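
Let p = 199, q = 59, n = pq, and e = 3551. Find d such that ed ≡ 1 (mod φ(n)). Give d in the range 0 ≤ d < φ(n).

8651

φ(n) = (p−1)(q−1) = 198·58 = 11484.
Need d with 3551·d ≡ 1 (mod 11484). Apply the extended Euclidean algorithm:
11484 = 3*3551 + 831
3551 = 4*831 + 227
831 = 3*227 + 150
227 = 1*150 + 77
150 = 1*77 + 73
77 = 1*73 + 4
73 = 18*4 + 1
4 = 4*1 + 0
Back-substitute:
1 = 73 − 18·4
1 = −18·77 + 19·73
1 = 19·150 − 37·77
1 = −37·227 + 56·150
1 = 56·831 − 205·227
1 = −205·3551 + 876·831
1 = 876·11484 − 2833·3551
So 3551·(-2833) ≡ 1 (mod 11484), hence d ≡ -2833 ≡ 8651 (mod 11484).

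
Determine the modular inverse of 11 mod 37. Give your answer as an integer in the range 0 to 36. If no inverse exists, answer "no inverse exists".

27

gcd(37, 11) by repeated division:
37 = 3·11 + 4
11 = 2·4 + 3
4 = 1·3 + 1
3 = 3·1 + 0
The gcd is 1. Working backward:
1 = 4 − 3
1 = −11 + 3·4
1 = 3·37 − 10·11
Thus 11·(-10) ≡ 1 (mod 37); reducing, -10 mod 37 = 27.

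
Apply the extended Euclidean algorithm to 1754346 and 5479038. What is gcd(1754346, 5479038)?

Repeated division:
5479038 = 3·1754346 + 216000
1754346 = 8·216000 + 26346
216000 = 8·26346 + 5232
26346 = 5·5232 + 186
5232 = 28·186 + 24
186 = 7·24 + 18
24 = 1·18 + 6
18 = 3·6 + 0
gcd(1754346, 5479038) = 6.
Back-substituting:
6 = 24 − 18
6 = −186 + 8·24
6 = 8·5232 − 225·186
6 = −225·26346 + 1133·5232
6 = 1133·216000 − 9289·26346
6 = −9289·1754346 + 75445·216000
6 = 75445·5479038 − 235624·1754346
So 6 = (75445)·5479038 + (-235624)·1754346.

6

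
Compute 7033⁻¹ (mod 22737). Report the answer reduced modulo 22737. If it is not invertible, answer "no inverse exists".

Euclidean algorithm on 22737, 7033:
22737 = 3×7033 + 1638
7033 = 4×1638 + 481
1638 = 3×481 + 195
481 = 2×195 + 91
195 = 2×91 + 13
91 = 7×13 + 0
Since gcd = 13 > 1, 7033 is not a unit mod 22737.

no inverse exists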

Your goal: Set down exactly the line that holds "Compute 7033⁻¹ (mod" and all lines after it to the end of the data.

Finished task:
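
Compute 7033⁻¹ (mod 22737). Report the answer reduced modulo 22737. If it is not invertible, answer "no inverse exists".

Euclidean algorithm on 22737, 7033:
22737 = 3×7033 + 1638
7033 = 4×1638 + 481
1638 = 3×481 + 195
481 = 2×195 + 91
195 = 2×91 + 13
91 = 7×13 + 0
Since gcd = 13 > 1, 7033 is not a unit mod 22737.

no inverse exists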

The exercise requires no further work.